→ EXERCISE DIRECTIONS
Write out, word for word, every line from the one containing "How many binary" through the final line of the records.

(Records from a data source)
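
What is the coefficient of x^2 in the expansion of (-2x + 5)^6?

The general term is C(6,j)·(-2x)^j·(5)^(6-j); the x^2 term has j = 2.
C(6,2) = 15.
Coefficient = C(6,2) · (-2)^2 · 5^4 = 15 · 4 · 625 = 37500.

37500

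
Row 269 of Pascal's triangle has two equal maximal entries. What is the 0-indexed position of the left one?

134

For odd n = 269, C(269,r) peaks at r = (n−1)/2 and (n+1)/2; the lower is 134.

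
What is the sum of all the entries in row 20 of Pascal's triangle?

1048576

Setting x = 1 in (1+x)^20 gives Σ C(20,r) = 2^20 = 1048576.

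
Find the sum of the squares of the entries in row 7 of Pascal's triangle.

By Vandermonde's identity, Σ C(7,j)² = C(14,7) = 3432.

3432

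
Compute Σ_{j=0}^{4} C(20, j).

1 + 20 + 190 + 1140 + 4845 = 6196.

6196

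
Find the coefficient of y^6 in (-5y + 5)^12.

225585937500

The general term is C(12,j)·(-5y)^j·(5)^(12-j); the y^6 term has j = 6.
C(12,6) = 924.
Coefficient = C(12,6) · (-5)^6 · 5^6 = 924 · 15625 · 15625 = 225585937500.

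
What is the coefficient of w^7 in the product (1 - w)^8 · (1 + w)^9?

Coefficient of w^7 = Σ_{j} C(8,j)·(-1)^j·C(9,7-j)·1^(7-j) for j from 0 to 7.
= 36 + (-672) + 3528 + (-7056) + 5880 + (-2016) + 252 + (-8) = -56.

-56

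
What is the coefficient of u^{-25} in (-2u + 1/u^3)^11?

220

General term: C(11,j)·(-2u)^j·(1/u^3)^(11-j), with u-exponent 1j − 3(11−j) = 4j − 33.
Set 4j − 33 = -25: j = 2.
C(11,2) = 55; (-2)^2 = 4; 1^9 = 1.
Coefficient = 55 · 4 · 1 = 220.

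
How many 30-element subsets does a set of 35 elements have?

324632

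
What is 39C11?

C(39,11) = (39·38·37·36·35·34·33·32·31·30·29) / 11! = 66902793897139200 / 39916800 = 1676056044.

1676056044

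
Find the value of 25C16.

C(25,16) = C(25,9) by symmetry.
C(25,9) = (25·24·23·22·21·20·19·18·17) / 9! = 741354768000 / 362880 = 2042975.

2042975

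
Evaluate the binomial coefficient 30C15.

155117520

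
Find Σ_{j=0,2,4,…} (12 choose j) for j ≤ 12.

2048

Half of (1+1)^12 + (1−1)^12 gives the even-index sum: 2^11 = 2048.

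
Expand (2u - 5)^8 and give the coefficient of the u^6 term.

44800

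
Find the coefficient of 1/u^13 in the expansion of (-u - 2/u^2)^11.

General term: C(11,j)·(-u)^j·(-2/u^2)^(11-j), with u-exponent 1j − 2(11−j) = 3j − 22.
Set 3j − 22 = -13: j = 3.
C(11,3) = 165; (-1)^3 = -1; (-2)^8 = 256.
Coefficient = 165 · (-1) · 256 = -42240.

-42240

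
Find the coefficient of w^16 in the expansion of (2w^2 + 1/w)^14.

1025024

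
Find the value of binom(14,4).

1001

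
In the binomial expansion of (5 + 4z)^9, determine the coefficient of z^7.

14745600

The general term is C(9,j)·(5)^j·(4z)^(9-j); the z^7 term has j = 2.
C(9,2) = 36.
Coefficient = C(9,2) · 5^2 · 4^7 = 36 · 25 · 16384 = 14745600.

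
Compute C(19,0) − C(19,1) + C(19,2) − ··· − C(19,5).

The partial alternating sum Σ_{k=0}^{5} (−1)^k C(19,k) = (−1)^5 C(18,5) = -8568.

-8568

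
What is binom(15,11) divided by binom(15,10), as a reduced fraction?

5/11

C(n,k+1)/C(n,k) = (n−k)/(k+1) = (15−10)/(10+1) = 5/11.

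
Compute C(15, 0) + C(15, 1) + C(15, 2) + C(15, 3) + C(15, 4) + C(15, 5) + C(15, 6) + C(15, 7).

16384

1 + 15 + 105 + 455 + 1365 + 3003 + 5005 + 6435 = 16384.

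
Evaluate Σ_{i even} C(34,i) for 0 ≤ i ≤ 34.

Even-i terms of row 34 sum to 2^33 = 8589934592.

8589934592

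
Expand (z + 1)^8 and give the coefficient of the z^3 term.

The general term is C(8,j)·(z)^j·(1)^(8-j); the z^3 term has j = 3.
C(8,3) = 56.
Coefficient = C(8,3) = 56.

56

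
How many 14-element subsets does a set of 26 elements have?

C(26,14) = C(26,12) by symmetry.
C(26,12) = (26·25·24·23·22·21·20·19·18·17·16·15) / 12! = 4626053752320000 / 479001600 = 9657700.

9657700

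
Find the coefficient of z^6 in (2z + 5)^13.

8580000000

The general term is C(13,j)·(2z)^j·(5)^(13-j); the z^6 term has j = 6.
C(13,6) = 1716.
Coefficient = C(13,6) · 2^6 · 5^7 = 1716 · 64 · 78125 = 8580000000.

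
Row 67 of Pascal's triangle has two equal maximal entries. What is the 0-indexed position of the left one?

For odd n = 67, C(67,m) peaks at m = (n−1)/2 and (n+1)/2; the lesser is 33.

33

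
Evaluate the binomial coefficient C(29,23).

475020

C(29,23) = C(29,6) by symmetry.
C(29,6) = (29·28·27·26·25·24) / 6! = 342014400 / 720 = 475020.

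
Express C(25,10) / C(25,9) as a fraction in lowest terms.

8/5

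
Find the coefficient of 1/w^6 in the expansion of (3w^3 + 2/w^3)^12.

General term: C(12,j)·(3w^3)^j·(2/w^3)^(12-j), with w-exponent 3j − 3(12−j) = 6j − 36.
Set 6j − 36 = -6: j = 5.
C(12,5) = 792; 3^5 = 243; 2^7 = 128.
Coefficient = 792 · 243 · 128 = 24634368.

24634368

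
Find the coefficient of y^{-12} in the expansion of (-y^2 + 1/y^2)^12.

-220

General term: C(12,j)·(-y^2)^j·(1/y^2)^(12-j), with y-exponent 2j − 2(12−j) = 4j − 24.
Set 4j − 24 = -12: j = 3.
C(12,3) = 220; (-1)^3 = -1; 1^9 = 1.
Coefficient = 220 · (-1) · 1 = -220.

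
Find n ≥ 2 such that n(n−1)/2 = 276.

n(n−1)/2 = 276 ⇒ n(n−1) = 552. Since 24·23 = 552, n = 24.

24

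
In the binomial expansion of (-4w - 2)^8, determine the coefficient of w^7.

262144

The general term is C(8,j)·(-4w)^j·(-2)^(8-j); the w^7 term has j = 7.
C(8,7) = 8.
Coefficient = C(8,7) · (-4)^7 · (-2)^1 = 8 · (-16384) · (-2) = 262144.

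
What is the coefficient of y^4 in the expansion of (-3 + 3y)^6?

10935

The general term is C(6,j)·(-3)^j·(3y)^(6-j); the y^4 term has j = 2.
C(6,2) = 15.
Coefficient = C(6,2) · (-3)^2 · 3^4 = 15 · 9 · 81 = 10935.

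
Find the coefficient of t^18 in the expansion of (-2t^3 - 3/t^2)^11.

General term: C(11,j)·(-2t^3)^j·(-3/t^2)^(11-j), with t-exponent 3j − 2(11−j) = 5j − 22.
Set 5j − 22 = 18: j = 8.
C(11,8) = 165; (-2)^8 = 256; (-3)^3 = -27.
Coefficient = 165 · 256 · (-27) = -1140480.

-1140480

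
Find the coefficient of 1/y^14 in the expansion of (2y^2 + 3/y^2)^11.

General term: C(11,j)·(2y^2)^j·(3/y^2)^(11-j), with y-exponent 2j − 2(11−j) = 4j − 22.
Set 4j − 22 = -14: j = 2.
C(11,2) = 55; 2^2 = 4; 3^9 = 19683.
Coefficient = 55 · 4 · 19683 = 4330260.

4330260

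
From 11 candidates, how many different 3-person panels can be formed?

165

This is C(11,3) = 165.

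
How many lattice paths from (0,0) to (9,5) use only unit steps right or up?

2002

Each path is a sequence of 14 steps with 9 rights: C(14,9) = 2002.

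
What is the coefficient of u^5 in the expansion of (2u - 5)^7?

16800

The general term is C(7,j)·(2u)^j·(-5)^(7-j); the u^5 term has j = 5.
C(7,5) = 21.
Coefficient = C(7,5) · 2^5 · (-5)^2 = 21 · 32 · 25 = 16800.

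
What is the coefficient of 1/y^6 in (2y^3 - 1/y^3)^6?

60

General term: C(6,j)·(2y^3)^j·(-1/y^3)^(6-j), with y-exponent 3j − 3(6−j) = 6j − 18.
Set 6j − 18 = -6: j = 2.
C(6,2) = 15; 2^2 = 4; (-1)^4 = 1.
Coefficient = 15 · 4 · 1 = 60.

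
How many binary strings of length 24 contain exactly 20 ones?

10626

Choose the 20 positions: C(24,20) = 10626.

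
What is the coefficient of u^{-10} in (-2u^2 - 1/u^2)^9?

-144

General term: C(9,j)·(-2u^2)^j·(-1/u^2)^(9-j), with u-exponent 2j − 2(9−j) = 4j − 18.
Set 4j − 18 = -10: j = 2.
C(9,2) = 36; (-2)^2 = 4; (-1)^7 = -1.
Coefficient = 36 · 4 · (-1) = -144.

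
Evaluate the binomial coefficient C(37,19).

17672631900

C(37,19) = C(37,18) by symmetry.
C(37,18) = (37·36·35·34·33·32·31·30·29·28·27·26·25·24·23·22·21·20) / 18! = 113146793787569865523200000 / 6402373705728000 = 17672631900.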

→ SOLVED EXERCISE
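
How many binary strings of length 24 contain exactly 20 ones?

10626

Choose the 20 positions: C(24,20) = 10626.

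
What is the coefficient of u^{-10} in (-2u^2 - 1/u^2)^9?

-144

General term: C(9,j)·(-2u^2)^j·(-1/u^2)^(9-j), with u-exponent 2j − 2(9−j) = 4j − 18.
Set 4j − 18 = -10: j = 2.
C(9,2) = 36; (-2)^2 = 4; (-1)^7 = -1.
Coefficient = 36 · 4 · (-1) = -144.

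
Evaluate the binomial coefficient C(37,19).

17672631900

C(37,19) = C(37,18) by symmetry.
C(37,18) = (37·36·35·34·33·32·31·30·29·28·27·26·25·24·23·22·21·20) / 18! = 113146793787569865523200000 / 6402373705728000 = 17672631900.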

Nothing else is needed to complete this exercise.